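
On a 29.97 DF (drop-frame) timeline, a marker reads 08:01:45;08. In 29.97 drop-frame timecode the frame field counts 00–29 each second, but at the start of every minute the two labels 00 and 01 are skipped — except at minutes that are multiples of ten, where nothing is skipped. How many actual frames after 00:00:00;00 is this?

Complete 10-minute blocks: 48, each 17982 frames → 863136.
Remaining 1 whole minute in the current block: 1800 + 0 × 1798 = 1800 frames.
Within the current minute: 45 × 30 + 8 − 2 = 1356 (labels ;00/;01 skipped at this minute). Total = 863136 + 1800 + 1356 = 866292.

866292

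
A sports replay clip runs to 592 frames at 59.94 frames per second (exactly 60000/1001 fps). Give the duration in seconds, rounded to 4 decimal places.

Running time = 592 × 1001/60000 = 37037/3750 s ≈ 9.8765 s.

9.8765 seconds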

********************

> **Work request**: Nothing should be omitted or altered. Retype the records exactly.

> **Answer to this problem**:
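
On a 29.97 DF (drop-frame) timeline, a marker reads 08:01:45;08. In 29.97 drop-frame timecode the frame field counts 00–29 each second, but at the start of every minute the two labels 00 and 01 are skipped — except at minutes that are multiples of ten, where nothing is skipped. How many actual frames after 00:00:00;00 is this?

Complete 10-minute blocks: 48, each 17982 frames → 863136.
Remaining 1 whole minute in the current block: 1800 + 0 × 1798 = 1800 frames.
Within the current minute: 45 × 30 + 8 − 2 = 1356 (labels ;00/;01 skipped at this minute). Total = 863136 + 1800 + 1356 = 866292.

866292

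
A sports replay clip runs to 592 frames at 59.94 frames per second (exactly 60000/1001 fps). Give the duration in seconds, rounded to 4 decimal places.

Running time = 592 × 1001/60000 = 37037/3750 s ≈ 9.8765 s.

9.8765 seconds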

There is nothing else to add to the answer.